Please give the number of lines in the records below where the word "happen" occurs, and nothing else.

──────────

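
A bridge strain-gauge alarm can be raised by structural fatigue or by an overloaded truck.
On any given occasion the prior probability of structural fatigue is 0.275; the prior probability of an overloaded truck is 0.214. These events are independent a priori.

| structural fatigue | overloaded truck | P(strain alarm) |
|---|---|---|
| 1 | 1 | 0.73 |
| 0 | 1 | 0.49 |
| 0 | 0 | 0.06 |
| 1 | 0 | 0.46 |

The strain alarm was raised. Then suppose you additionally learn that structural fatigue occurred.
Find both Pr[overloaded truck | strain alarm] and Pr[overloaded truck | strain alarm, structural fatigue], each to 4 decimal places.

By total probability over the 4 (structural fatigue, overloaded truck) configurations:
  P(strain alarm) = 0.06×0.725×0.786 + 0.49×0.725×0.214 + 0.46×0.275×0.786 + 0.73×0.275×0.214
        = 0.034191 + 0.076023 + 0.099429 + 0.042960 = 0.252603
Keeping only the overloaded truck-present terms gives 0.118983, so
  P(overloaded truck | strain alarm) = 0.118983 / 0.252603 ≈ 0.4710

With the extra evidence:
P(strain alarm | structural fatigue) = 0.46·0.786 + 0.73·0.214 = 0.361560 + 0.156220 = 0.517780
Restricting to configurations with overloaded truck present: 0.73·0.214 = 0.156220.
So P(overloaded truck | strain alarm, structural fatigue) = 0.156220/0.517780 ≈ 0.3017.
This is intercausal reasoning (explaining away): once structural fatigue accounts for the strain alarm, overloaded truck becomes less likely.

Pr[overloaded truck | strain alarm] ≈ 0.4710; Pr[overloaded truck | strain alarm, structural fatigue] ≈ 0.3017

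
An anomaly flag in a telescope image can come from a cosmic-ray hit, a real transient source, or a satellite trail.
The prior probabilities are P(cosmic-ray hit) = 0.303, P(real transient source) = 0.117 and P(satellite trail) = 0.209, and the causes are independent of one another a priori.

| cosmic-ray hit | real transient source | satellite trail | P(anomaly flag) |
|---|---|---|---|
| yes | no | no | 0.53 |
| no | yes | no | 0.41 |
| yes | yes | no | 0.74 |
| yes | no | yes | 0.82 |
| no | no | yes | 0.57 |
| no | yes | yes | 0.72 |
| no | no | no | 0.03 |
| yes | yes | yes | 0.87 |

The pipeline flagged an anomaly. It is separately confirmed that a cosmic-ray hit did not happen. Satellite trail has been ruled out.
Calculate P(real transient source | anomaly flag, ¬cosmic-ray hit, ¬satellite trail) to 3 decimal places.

P(real transient source | anomaly flag, ¬cosmic-ray hit, ¬satellite trail) ≈ 0.644

By total probability over both values of real transient source:
  P(anomaly flag | ¬cosmic-ray hit, ¬satellite trail) = 0.03·0.883 + 0.41·0.117
        = 0.026490 + 0.047970 = 0.074460
The terms with real transient source present sum to 0.047970, so
  P(real transient source | anomaly flag, ¬cosmic-ray hit, ¬satellite trail) = 0.047970 / 0.074460 ≈ 0.644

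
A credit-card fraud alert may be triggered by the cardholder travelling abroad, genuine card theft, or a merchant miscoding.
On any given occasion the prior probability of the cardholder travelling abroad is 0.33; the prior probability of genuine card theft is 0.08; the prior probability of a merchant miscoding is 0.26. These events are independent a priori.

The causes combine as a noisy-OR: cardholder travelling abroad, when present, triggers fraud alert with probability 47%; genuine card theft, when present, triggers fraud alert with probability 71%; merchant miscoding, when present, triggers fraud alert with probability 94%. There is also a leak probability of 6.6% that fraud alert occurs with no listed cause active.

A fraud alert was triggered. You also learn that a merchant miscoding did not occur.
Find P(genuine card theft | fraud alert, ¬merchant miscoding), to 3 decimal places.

Under noisy-OR, P(fraud alert | causes) = 1 − (1−0.066)·∏(1−qᵢ) over the active causes.
Sum P(fraud alert|·) weighted by the priors over the 4 (cardholder travelling abroad, genuine card theft) configurations:
  P(fraud alert | ¬merchant miscoding) = 0.066*0.67*0.92 + 0.72914*0.67*0.08 + 0.50498*0.33*0.92 + 0.856444*0.33*0.08
        = 0.040682 + 0.039082 + 0.153312 + 0.022610 = 0.255686
Configurations with genuine card theft contribute 0.061692, so
  P(genuine card theft | fraud alert, ¬merchant miscoding) = 0.061692 / 0.255686 ≈ 0.241

P(genuine card theft | fraud alert, ¬merchant miscoding) ≈ 0.241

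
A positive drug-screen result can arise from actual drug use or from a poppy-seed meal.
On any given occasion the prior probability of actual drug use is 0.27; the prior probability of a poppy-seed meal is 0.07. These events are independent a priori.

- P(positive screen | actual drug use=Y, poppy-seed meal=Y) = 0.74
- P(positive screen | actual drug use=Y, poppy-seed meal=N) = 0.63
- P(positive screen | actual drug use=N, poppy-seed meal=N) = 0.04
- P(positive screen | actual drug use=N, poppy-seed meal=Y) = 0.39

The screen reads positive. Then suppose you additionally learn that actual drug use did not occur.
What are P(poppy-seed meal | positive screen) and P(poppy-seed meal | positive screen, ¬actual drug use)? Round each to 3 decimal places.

Enumerate the 4 (actual drug use, poppy-seed meal) configurations and weight by the priors:
  P(positive screen) = 0.04·0.73·0.93 + 0.39·0.73·0.07 + 0.63·0.27·0.93 + 0.74·0.27·0.07
        = 0.027156 + 0.019929 + 0.158193 + 0.013986 = 0.219264
Keeping only the poppy-seed meal-present terms gives 0.033915, so
  P(poppy-seed meal | positive screen) = 0.033915 / 0.219264 ≈ 0.155

With the extra evidence:
P(positive screen | ¬actual drug use) = 0.04*0.93 + 0.39*0.07 = 0.037200 + 0.027300 = 0.064500
Of this, 0.027300 comes from 0.39*0.07 (the poppy-seed meal=true cases).
So P(poppy-seed meal | positive screen, ¬actual drug use) = 0.027300/0.064500 ≈ 0.423.
With actual drug use excluded, poppy-seed meal must carry more of the explanatory weight for the positive screen.

P(poppy-seed meal | positive screen) ≈ 0.155; P(poppy-seed meal | positive screen, ¬actual drug use) ≈ 0.423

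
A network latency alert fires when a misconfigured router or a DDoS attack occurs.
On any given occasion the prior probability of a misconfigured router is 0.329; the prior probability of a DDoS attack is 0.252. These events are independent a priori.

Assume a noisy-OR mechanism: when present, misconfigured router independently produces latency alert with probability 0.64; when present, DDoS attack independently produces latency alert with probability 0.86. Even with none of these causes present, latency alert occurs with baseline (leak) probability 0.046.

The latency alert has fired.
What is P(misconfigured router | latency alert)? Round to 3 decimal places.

P(misconfigured router | latency alert) ≈ 0.586

Under noisy-OR, P(latency alert | causes) = 1 − (1−0.046)·∏(1−qᵢ) over the active causes.
Sum P(latency alert|·) weighted by the priors over the 4 (misconfigured router, DDoS attack) configurations:
  P(latency alert) = 0.046×0.671×0.748 + 0.86644×0.671×0.252 + 0.65656×0.329×0.748 + 0.951918×0.329×0.252
        = 0.023088 + 0.146508 + 0.161574 + 0.078922 = 0.410092
The terms with misconfigured router present sum to 0.240496, so
  P(misconfigured router | latency alert) = 0.240496 / 0.410092 ≈ 0.586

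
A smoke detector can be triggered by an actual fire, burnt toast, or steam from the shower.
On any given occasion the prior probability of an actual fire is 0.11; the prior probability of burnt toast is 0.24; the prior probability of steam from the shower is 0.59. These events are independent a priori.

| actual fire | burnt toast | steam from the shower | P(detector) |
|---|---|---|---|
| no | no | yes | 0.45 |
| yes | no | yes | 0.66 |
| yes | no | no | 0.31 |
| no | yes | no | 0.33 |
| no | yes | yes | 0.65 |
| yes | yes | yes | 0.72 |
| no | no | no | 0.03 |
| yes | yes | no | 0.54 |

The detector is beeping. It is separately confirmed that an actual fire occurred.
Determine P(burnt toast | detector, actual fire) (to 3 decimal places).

By total probability over the 4 (burnt toast, steam from the shower) configurations:
  P(detector | actual fire) = 0.31×0.76×0.41 + 0.66×0.76×0.59 + 0.54×0.24×0.41 + 0.72×0.24×0.59
        = 0.096596 + 0.295944 + 0.053136 + 0.101952 = 0.547628
Keeping only the burnt toast-present terms gives 0.155088, so
  P(burnt toast | detector, actual fire) = 0.155088 / 0.547628 ≈ 0.283

P(burnt toast | detector, actual fire) ≈ 0.283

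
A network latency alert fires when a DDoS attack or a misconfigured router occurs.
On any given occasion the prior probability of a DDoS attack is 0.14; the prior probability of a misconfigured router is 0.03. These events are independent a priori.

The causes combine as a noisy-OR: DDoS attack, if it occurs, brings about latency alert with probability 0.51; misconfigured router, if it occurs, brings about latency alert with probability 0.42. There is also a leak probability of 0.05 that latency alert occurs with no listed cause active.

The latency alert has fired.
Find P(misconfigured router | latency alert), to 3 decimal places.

Under noisy-OR, P(latency alert | causes) = 1 − (1−0.05)·∏(1−qᵢ) over the active causes.
P(latency alert) = 0.05·0.86·0.97 + 0.449·0.86·0.03 + 0.5345·0.14·0.97 + 0.73001·0.14·0.03 = 0.041710 + 0.011584 + 0.072585 + 0.003066 = 0.128945
Of this, 0.014650 comes from 0.011584 + 0.003066 (the misconfigured router=true cases).
P(misconfigured router | latency alert) = 0.014650 / 0.128945 ≈ 0.114

P(misconfigured router | latency alert) ≈ 0.114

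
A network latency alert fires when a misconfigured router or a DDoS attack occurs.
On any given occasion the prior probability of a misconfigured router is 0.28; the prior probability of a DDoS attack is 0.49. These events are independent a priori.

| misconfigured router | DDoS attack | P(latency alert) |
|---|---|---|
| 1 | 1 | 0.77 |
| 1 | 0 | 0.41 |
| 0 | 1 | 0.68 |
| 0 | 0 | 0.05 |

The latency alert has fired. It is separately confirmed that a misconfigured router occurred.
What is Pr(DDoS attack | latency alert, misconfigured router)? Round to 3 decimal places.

Sum P(latency alert|·) weighted by the priors over both values of DDoS attack:
  P(latency alert | misconfigured router) = 0.41·0.51 + 0.77·0.49
        = 0.209100 + 0.377300 = 0.586400
The terms with DDoS attack present sum to 0.377300, so
  P(DDoS attack | latency alert, misconfigured router) = 0.377300 / 0.586400 ≈ 0.643

Pr(DDoS attack | latency alert, misconfigured router) ≈ 0.643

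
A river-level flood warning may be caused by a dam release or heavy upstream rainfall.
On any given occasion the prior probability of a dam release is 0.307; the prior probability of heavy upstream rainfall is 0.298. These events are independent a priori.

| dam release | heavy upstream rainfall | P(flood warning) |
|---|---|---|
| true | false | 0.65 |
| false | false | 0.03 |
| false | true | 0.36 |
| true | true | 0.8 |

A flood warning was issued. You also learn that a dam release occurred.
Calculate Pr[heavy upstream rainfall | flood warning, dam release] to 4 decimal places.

Pr[heavy upstream rainfall | flood warning, dam release] ≈ 0.3432

P(flood warning | dam release) = 0.65×0.702 + 0.8×0.298 = 0.456300 + 0.238400 = 0.694700
Of this, 0.238400 comes from 0.8×0.298 (the heavy upstream rainfall=true cases).
P(heavy upstream rainfall | flood warning, dam release) = 0.238400 / 0.694700 ≈ 0.3432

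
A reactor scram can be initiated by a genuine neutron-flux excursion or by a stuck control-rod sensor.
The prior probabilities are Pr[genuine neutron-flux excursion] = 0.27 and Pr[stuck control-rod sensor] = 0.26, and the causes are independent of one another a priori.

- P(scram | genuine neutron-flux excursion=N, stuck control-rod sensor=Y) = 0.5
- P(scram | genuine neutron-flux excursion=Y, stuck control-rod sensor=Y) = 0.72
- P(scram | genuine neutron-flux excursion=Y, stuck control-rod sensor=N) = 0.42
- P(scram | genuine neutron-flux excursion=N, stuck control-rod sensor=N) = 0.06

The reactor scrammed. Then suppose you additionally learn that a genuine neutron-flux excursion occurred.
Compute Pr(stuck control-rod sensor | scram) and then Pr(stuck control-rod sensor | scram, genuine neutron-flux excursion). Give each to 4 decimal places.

By total probability over the 4 (genuine neutron-flux excursion, stuck control-rod sensor) configurations:
  P(scram) = 0.06*0.73*0.74 + 0.5*0.73*0.26 + 0.42*0.27*0.74 + 0.72*0.27*0.26
        = 0.032412 + 0.094900 + 0.083916 + 0.050544 = 0.261772
Configurations with stuck control-rod sensor contribute 0.145444, so
  P(stuck control-rod sensor | scram) = 0.145444 / 0.261772 ≈ 0.5556

Now also conditioning on genuine neutron-flux excursion=true:
By total probability over both values of stuck control-rod sensor:
  P(scram | genuine neutron-flux excursion) = 0.42×0.74 + 0.72×0.26
        = 0.310800 + 0.187200 = 0.498000
The terms with stuck control-rod sensor present sum to 0.187200, so
  P(stuck control-rod sensor | scram, genuine neutron-flux excursion) = 0.187200 / 0.498000 ≈ 0.3759
— genuine neutron-flux excursion explains away the evidence for stuck control-rod sensor.

Pr(stuck control-rod sensor | scram) ≈ 0.5556; Pr(stuck control-rod sensor | scram, genuine neutron-flux excursion) ≈ 0.3759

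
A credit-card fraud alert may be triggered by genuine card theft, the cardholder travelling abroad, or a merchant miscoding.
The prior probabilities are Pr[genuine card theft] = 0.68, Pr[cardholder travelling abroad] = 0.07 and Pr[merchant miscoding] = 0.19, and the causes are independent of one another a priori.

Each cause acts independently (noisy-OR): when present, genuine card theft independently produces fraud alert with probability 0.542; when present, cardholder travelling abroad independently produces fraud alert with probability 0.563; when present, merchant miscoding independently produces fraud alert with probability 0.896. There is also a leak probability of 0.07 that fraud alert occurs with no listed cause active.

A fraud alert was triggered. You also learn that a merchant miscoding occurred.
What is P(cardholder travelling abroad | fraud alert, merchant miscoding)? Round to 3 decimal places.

Under noisy-OR, P(fraud alert | causes) = 1 − (1−0.07)·∏(1−qᵢ) over the active causes.
Enumerate the 4 (genuine card theft, cardholder travelling abroad) configurations and weight by the priors:
  P(fraud alert | merchant miscoding) = 0.90328*0.32*0.93 + 0.957733*0.32*0.07 + 0.955702*0.68*0.93 + 0.980642*0.68*0.07
        = 0.268816 + 0.021453 + 0.604386 + 0.046679 = 0.941334
Keeping only the cardholder travelling abroad-present terms gives 0.068132, so
  P(cardholder travelling abroad | fraud alert, merchant miscoding) = 0.068132 / 0.941334 ≈ 0.072

P(cardholder travelling abroad | fraud alert, merchant miscoding) ≈ 0.072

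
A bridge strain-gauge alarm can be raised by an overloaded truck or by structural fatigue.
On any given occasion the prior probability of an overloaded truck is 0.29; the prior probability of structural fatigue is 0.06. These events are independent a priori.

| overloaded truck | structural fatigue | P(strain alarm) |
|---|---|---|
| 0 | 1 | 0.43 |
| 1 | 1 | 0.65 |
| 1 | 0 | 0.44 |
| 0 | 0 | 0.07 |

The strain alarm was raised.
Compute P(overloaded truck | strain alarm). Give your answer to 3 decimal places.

P(overloaded truck | strain alarm) ≈ 0.669

Numerator (weight on configurations with overloaded truck): 0.119944 + 0.011310 = 0.131254
The normalizing constant is 0.07×0.71×0.94 + 0.43×0.71×0.06 + 0.44×0.29×0.94 + 0.65×0.29×0.06 = 0.196290
P(overloaded truck | strain alarm) = 0.131254/0.196290 ≈ 0.669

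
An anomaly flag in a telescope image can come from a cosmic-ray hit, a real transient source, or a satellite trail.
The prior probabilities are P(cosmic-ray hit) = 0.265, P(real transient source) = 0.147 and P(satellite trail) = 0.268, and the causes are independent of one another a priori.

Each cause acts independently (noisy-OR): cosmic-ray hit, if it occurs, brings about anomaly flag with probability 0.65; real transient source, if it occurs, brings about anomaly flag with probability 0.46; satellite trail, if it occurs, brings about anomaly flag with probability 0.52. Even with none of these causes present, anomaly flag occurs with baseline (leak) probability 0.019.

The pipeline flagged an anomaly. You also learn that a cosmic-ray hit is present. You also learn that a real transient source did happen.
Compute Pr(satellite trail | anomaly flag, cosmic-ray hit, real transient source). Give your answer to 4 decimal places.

Under noisy-OR, P(anomaly flag | causes) = 1 − (1−0.019)·∏(1−qᵢ) over the active causes.
Numerator (weight on configurations with satellite trail): 0.911004*0.268 = 0.244149
Denominator P(anomaly flag | cosmic-ray hit, real transient source): 0.814591*0.732 + 0.911004*0.268 = 0.840430
P(satellite trail | anomaly flag, cosmic-ray hit, real transient source) = 0.244149/0.840430 ≈ 0.2905

Pr(satellite trail | anomaly flag, cosmic-ray hit, real transient source) ≈ 0.2905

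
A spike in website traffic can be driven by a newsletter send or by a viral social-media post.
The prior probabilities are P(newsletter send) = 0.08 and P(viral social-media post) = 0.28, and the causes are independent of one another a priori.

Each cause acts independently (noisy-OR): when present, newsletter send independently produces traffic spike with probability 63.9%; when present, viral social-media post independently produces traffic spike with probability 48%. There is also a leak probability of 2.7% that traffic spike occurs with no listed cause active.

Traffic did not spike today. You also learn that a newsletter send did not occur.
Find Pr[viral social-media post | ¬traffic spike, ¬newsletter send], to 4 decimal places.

Under noisy-OR, P(traffic spike | causes) = 1 − (1−0.027)·∏(1−qᵢ) over the active causes.
By total probability over both values of viral social-media post:
  P(¬traffic spike | ¬newsletter send) = 0.973×0.72 + 0.50596×0.28
        = 0.700560 + 0.141669 = 0.842229
Keeping only the viral social-media post-present terms gives 0.141669, so
  P(viral social-media post | ¬traffic spike, ¬newsletter send) = 0.141669 / 0.842229 ≈ 0.1682

Pr[viral social-media post | ¬traffic spike, ¬newsletter send] ≈ 0.1682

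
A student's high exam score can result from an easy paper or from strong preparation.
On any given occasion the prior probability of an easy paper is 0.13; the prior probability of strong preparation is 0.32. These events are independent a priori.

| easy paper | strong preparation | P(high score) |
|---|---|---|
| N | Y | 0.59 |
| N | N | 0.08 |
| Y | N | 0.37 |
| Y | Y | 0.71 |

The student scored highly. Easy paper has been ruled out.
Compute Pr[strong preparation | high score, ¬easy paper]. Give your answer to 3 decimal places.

Pr[strong preparation | high score, ¬easy paper] ≈ 0.776

For the numerator, keep only strong preparation=true terms: 0.59*0.32 = 0.188800
Normalizer over all consistent configurations: 0.08*0.68 + 0.59*0.32 = 0.243200
P(strong preparation | high score, ¬easy paper) = 0.188800/0.243200 ≈ 0.776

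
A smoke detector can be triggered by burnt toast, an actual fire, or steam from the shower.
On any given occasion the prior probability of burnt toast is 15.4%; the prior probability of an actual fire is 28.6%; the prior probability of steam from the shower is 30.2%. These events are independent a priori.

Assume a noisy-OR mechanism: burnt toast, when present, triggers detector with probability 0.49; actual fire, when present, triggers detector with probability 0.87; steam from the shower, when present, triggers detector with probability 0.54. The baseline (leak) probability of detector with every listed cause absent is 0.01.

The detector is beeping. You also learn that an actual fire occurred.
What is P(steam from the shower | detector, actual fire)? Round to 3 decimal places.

P(steam from the shower | detector, actual fire) ≈ 0.317

Under noisy-OR, P(detector | causes) = 1 − (1−0.01)·∏(1−qᵢ) over the active causes.
Weight on steam from the shower=true, given the evidence: 0.240366 + 0.045104 = 0.285470
Denominator P(detector | actual fire): 0.8713·0.846·0.698 + 0.940798·0.846·0.302 + 0.934363·0.154·0.698 + 0.969807·0.154·0.302 = 0.900417
Posterior = 0.285470 / 0.900417 ≈ 0.317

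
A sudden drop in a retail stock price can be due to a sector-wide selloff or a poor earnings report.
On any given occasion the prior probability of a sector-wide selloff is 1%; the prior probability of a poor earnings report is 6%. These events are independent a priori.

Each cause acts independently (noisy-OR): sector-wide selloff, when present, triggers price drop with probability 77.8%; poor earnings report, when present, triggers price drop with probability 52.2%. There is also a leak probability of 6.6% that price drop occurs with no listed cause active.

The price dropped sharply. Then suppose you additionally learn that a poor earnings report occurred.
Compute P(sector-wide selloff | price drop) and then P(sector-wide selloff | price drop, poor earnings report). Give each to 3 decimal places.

P(sector-wide selloff | price drop) ≈ 0.078; P(sector-wide selloff | price drop, poor earnings report) ≈ 0.016

Under noisy-OR, P(price drop | causes) = 1 − (1−0.066)·∏(1−qᵢ) over the active causes.
By total probability over the 4 (sector-wide selloff, poor earnings report) configurations:
  P(price drop) = 0.066·0.99·0.94 + 0.553548·0.99·0.06 + 0.792652·0.01·0.94 + 0.900888·0.01·0.06
        = 0.061420 + 0.032881 + 0.007451 + 0.000541 = 0.102293
Keeping only the sector-wide selloff-present terms gives 0.007992, so
  P(sector-wide selloff | price drop) = 0.007992 / 0.102293 ≈ 0.078

Now also conditioning on poor earnings report=true:
Sum P(price drop|·) weighted by the priors over both values of sector-wide selloff:
  P(price drop | poor earnings report) = 0.553548·0.99 + 0.900888·0.01
        = 0.548013 + 0.009009 = 0.557022
Keeping only the sector-wide selloff-present terms gives 0.009009, so
  P(sector-wide selloff | price drop, poor earnings report) = 0.009009 / 0.557022 ≈ 0.016
Conditioning on poor earnings report lowers the posterior on sector-wide selloff: the classic explaining-away effect in a common-effect structure.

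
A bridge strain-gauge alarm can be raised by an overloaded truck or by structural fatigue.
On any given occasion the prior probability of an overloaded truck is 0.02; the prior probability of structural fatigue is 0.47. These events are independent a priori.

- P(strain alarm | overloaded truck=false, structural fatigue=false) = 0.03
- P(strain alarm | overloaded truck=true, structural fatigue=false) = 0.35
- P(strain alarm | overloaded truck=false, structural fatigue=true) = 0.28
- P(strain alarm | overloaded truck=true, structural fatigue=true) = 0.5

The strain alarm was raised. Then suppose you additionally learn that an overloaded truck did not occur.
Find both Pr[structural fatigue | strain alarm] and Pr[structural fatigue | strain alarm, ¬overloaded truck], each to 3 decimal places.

Pr[structural fatigue | strain alarm] ≈ 0.874; Pr[structural fatigue | strain alarm, ¬overloaded truck] ≈ 0.892

Weight on structural fatigue=true, given the evidence: 0.128968 + 0.004700 = 0.133668
Normalizer over all consistent configurations: 0.03×0.98×0.53 + 0.28×0.98×0.47 + 0.35×0.02×0.53 + 0.5×0.02×0.47 = 0.152960
P(structural fatigue | strain alarm) = 0.133668/0.152960 ≈ 0.874

Now condition on the additional information:
Enumerate both values of structural fatigue and weight by the priors:
  P(strain alarm | ¬overloaded truck) = 0.03×0.53 + 0.28×0.47
        = 0.015900 + 0.131600 = 0.147500
Keeping only the structural fatigue-present terms gives 0.131600, so
  P(structural fatigue | strain alarm, ¬overloaded truck) = 0.131600 / 0.147500 ≈ 0.892
Ruling out overloaded truck raises the posterior on structural fatigue — the flip side of explaining away.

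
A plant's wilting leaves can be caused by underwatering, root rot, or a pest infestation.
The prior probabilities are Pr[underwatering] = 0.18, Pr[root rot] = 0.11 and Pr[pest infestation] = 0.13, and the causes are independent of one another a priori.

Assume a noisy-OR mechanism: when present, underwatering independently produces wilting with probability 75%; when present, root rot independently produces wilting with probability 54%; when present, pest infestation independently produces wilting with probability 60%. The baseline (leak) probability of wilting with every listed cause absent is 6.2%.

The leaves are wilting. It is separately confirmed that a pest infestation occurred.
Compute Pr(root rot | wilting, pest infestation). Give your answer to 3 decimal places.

Pr(root rot | wilting, pest infestation) ≈ 0.135

Under noisy-OR, P(wilting | causes) = 1 − (1−0.062)·∏(1−qᵢ) over the active causes.
P(wilting | pest infestation) = 0.6248*0.82*0.89 + 0.827408*0.82*0.11 + 0.9062*0.18*0.89 + 0.956852*0.18*0.11 = 0.455979 + 0.074632 + 0.145173 + 0.018946 = 0.694730
Of this, 0.093578 comes from 0.074632 + 0.018946 (the root rot=true cases).
Hence the posterior is 0.093578/0.694730 ≈ 0.135.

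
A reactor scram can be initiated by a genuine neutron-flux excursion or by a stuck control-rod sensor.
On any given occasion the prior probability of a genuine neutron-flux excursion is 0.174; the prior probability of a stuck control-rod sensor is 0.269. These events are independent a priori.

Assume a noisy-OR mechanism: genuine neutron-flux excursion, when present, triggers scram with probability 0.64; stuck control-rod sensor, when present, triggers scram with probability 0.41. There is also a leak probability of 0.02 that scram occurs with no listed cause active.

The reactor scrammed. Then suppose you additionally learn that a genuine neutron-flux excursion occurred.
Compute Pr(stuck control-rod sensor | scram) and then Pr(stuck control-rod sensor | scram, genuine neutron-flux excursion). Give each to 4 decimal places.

Under noisy-OR, P(scram | causes) = 1 − (1−0.02)·∏(1−qᵢ) over the active causes.
P(scram) = 0.02·0.826·0.731 + 0.4218·0.826·0.269 + 0.6472·0.174·0.731 + 0.791848·0.174·0.269 = 0.012076 + 0.093721 + 0.082320 + 0.037063 = 0.225180
The stuck control-rod sensor-present share is 0.093721 + 0.037063 = 0.130784.
P(stuck control-rod sensor | scram) = 0.130784 / 0.225180 ≈ 0.5808

Now also conditioning on genuine neutron-flux excursion=true:
P(scram | genuine neutron-flux excursion) = 0.6472·0.731 + 0.791848·0.269 = 0.473103 + 0.213007 = 0.686110
The stuck control-rod sensor-present share is 0.791848·0.269 = 0.213007.
P(stuck control-rod sensor | scram, genuine neutron-flux excursion) = 0.213007 / 0.686110 ≈ 0.3105

Pr(stuck control-rod sensor | scram) ≈ 0.5808; Pr(stuck control-rod sensor | scram, genuine neutron-flux excursion) ≈ 0.3105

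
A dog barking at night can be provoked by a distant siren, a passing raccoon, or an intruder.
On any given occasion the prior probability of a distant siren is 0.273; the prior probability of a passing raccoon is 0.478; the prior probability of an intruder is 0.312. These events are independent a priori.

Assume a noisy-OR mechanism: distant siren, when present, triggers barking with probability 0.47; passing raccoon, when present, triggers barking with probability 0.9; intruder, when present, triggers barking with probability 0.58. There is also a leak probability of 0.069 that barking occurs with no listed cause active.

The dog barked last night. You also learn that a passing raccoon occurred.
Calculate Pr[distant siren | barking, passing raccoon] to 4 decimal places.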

──────────

■ EXPECTED ANSWER
2